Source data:
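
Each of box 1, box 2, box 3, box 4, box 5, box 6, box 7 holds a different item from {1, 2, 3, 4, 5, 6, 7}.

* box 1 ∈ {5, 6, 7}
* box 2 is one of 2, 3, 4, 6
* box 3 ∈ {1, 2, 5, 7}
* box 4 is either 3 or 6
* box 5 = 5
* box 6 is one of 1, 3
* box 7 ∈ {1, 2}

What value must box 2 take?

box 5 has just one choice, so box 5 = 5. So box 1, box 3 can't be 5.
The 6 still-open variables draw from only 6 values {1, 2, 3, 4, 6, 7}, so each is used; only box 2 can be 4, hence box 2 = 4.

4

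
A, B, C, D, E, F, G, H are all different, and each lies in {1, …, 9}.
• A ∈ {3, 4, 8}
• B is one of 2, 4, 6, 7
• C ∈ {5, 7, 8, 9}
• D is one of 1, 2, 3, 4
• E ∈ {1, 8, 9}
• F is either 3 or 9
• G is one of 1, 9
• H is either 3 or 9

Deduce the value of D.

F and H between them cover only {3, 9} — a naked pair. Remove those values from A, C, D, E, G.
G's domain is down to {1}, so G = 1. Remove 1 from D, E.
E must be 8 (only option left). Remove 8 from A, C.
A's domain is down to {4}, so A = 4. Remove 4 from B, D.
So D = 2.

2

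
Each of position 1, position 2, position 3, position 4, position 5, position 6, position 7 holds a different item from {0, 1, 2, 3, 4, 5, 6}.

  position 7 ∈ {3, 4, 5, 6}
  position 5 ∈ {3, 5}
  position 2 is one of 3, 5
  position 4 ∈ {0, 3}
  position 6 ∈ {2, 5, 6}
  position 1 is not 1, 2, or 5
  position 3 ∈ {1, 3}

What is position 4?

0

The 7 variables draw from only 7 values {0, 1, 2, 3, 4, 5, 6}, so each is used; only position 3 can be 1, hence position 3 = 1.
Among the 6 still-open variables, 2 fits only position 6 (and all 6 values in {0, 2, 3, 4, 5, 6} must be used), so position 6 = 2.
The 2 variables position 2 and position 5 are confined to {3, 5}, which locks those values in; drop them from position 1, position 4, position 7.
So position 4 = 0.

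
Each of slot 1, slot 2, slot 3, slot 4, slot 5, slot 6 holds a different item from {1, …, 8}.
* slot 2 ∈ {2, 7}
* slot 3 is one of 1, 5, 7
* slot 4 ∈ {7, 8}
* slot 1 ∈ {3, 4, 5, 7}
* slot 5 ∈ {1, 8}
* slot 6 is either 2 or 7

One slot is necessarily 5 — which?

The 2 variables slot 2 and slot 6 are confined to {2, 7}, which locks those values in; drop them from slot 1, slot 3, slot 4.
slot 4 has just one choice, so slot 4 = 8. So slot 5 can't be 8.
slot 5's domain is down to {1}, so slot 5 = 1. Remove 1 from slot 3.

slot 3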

• [Required work] Transcribe all the data word for word, as it appears above.

• [Result for this task]
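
Each of box 1, box 2, box 3, box 4, box 5, box 6, box 7 holds a different item from {1, 2, 3, 4, 5, 6, 7}.

* box 1 ∈ {5, 6, 7}
* box 2 is one of 2, 3, 4, 6
* box 3 ∈ {1, 2, 5, 7}
* box 4 is either 3 or 6
* box 5 = 5
* box 6 is one of 1, 3
* box 7 ∈ {1, 2}

What value must box 2 take?

box 5 has just one choice, so box 5 = 5. So box 1, box 3 can't be 5.
The 6 still-open variables draw from only 6 values {1, 2, 3, 4, 6, 7}, so each is used; only box 2 can be 4, hence box 2 = 4.

4

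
A, B, C, D, E, F, G, H are all different, and each lies in {1, …, 9}.
• A ∈ {3, 4, 8}
• B is one of 2, 4, 6, 7
• C ∈ {5, 7, 8, 9}
• D is one of 1, 2, 3, 4
• E ∈ {1, 8, 9}
• F is either 3 or 9
• G is one of 1, 9
• H is either 3 or 9

Deduce the value of D.

F and H between them cover only {3, 9} — a naked pair. Remove those values from A, C, D, E, G.
G's domain is down to {1}, so G = 1. Remove 1 from D, E.
E must be 8 (only option left). Remove 8 from A, C.
A's domain is down to {4}, so A = 4. Remove 4 from B, D.
So D = 2.

2

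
Each of position 1, position 2, position 3, position 4, position 5, position 6, position 7 holds a different item from {0, 1, 2, 3, 4, 5, 6}.

  position 7 ∈ {3, 4, 5, 6}
  position 5 ∈ {3, 5}
  position 2 is one of 3, 5
  position 4 ∈ {0, 3}
  position 6 ∈ {2, 5, 6}
  position 1 is not 1, 2, or 5
  position 3 ∈ {1, 3}

What is position 4?

0

The 7 variables draw from only 7 values {0, 1, 2, 3, 4, 5, 6}, so each is used; only position 3 can be 1, hence position 3 = 1.
Among the 6 still-open variables, 2 fits only position 6 (and all 6 values in {0, 2, 3, 4, 5, 6} must be used), so position 6 = 2.
The 2 variables position 2 and position 5 are confined to {3, 5}, which locks those values in; drop them from position 1, position 4, position 7.
So position 4 = 0.

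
Each of slot 1, slot 2, slot 3, slot 4, slot 5, slot 6 holds a different item from {1, …, 8}.
* slot 2 ∈ {2, 7}
* slot 3 is one of 1, 5, 7
* slot 4 ∈ {7, 8}
* slot 1 ∈ {3, 4, 5, 7}
* slot 5 ∈ {1, 8}
* slot 6 is either 2 or 7

One slot is necessarily 5 — which?

The 2 variables slot 2 and slot 6 are confined to {2, 7}, which locks those values in; drop them from slot 1, slot 3, slot 4.
slot 4 has just one choice, so slot 4 = 8. So slot 5 can't be 8.
slot 5's domain is down to {1}, so slot 5 = 1. Remove 1 from slot 3.

slot 3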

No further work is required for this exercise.